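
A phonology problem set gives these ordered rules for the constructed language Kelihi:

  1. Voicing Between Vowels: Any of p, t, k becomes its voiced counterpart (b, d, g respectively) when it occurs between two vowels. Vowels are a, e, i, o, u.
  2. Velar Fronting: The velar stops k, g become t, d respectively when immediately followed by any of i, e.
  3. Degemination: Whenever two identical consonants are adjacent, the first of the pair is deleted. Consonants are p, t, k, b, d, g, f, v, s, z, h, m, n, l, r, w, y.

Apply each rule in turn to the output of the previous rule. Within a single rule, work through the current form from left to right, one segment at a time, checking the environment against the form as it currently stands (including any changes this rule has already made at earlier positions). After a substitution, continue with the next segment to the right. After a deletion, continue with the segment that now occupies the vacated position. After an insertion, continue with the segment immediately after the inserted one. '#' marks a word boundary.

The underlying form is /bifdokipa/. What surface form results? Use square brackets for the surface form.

1 Voicing Between Vowels: [bifdokipa] → [bifdogiba]
2 Velar Fronting: [bifdogiba] → [bifdodiba]
3 Degemination: no change — [bifdodiba]

[bifdodiba]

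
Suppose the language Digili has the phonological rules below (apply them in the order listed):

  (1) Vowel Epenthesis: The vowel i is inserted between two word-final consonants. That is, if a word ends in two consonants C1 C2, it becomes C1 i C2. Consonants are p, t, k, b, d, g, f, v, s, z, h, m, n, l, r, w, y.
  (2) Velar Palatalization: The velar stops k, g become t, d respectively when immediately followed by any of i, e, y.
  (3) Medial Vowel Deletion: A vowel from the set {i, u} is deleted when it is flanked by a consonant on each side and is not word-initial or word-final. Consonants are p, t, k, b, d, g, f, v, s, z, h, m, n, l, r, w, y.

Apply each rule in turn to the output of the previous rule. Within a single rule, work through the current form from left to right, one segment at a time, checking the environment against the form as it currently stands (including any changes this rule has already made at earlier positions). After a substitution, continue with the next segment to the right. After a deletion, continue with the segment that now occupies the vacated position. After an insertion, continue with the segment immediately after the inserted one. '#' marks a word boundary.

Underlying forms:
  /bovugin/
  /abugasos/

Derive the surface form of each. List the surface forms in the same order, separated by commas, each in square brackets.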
------------------------------------------------------------
Task: Scan the records above, count the lines with "stops" in them, and give only the number.

Answer to the problem: 2